What you are asked to do
Return, exactly as written, all lines from the line containing "Light scattered from the sky arrives vertically" to the end of the entries below, with both ends included.

*** Opening of Record extracts ***

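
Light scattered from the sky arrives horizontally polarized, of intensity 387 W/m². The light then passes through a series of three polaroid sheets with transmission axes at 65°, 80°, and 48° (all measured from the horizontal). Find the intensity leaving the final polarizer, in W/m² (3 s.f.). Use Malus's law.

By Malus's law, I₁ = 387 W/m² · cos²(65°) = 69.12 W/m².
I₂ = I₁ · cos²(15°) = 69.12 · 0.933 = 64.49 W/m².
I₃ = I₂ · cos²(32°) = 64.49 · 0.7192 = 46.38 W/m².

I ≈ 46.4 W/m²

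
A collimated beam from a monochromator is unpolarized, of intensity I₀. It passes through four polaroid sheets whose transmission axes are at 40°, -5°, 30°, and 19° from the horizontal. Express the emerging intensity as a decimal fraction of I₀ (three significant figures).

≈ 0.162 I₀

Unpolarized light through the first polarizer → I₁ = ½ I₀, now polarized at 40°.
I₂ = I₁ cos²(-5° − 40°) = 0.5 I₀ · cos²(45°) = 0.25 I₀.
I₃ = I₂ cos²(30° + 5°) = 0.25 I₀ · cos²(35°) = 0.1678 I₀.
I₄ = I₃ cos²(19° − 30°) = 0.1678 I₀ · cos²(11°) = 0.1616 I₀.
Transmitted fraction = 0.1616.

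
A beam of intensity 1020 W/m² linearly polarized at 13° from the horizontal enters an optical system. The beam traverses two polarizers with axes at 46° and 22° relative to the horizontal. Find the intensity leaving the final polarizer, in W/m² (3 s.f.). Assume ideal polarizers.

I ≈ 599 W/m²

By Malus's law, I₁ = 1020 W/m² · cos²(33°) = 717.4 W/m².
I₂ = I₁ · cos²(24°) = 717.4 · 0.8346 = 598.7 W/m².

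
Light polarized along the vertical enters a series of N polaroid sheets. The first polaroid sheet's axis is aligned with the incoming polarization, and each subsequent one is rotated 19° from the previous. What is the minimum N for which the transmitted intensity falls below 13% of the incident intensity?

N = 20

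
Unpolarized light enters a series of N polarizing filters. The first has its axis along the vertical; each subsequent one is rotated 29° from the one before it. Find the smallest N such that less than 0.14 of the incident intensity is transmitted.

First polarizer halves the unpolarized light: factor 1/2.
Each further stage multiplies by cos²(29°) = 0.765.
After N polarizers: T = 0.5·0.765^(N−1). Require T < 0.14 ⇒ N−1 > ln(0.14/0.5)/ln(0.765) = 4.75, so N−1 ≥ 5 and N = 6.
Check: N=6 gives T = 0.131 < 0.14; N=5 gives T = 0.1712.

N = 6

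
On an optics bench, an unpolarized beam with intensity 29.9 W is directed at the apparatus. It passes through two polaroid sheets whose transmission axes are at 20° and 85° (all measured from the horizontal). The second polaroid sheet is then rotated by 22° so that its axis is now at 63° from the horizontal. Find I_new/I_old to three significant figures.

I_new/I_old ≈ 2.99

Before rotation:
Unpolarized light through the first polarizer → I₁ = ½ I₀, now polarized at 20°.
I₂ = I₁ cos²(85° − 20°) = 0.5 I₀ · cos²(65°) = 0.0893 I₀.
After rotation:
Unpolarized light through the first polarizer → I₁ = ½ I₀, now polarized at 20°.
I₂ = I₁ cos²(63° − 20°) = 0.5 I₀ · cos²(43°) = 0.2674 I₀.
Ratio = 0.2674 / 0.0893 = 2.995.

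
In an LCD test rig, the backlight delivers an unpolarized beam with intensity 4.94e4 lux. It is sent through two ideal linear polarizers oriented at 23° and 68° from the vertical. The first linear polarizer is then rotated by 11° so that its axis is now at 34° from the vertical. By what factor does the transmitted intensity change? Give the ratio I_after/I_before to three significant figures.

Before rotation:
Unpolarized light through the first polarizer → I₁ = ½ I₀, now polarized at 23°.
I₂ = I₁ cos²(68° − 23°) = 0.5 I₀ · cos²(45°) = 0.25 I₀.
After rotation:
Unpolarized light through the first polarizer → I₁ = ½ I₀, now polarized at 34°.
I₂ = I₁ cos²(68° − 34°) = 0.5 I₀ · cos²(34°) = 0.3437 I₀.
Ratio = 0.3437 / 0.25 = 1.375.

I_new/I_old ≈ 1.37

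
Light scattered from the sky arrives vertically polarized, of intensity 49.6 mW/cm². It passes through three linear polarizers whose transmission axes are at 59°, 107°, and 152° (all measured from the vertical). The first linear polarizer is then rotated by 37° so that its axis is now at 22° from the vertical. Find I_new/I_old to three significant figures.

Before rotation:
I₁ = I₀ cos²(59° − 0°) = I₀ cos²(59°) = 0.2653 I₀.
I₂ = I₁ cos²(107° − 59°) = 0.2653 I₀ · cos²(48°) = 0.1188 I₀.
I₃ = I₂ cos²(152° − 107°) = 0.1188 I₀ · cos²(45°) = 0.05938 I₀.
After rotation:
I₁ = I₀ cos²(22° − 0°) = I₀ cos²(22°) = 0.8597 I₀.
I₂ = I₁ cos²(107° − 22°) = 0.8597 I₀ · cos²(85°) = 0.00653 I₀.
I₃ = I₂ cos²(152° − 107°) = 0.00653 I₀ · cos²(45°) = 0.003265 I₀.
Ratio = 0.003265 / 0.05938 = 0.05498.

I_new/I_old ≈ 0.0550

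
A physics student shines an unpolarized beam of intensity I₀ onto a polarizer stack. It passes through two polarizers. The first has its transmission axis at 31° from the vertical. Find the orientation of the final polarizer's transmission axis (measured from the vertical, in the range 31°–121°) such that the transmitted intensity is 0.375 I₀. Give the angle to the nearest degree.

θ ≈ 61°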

*** Close of Record extracts ***

Task response
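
Light scattered from the sky arrives vertically polarized, of intensity 49.6 mW/cm². It passes through three linear polarizers whose transmission axes are at 59°, 107°, and 152° (all measured from the vertical). The first linear polarizer is then rotated by 37° so that its axis is now at 22° from the vertical. Find I_new/I_old to three significant figures.

Before rotation:
I₁ = I₀ cos²(59° − 0°) = I₀ cos²(59°) = 0.2653 I₀.
I₂ = I₁ cos²(107° − 59°) = 0.2653 I₀ · cos²(48°) = 0.1188 I₀.
I₃ = I₂ cos²(152° − 107°) = 0.1188 I₀ · cos²(45°) = 0.05938 I₀.
After rotation:
I₁ = I₀ cos²(22° − 0°) = I₀ cos²(22°) = 0.8597 I₀.
I₂ = I₁ cos²(107° − 22°) = 0.8597 I₀ · cos²(85°) = 0.00653 I₀.
I₃ = I₂ cos²(152° − 107°) = 0.00653 I₀ · cos²(45°) = 0.003265 I₀.
Ratio = 0.003265 / 0.05938 = 0.05498.

I_new/I_old ≈ 0.0550

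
A physics student shines an unpolarized beam of intensity I₀ onto a polarizer stack. It passes through two polarizers. The first has its transmission axis at 31° from the vertical. Find the orientation of the final polarizer's transmission axis (measured from the vertical, in the range 31°–121°) such that the transmitted intensity is 0.375 I₀. Give the angle to the nearest degree.

θ ≈ 61°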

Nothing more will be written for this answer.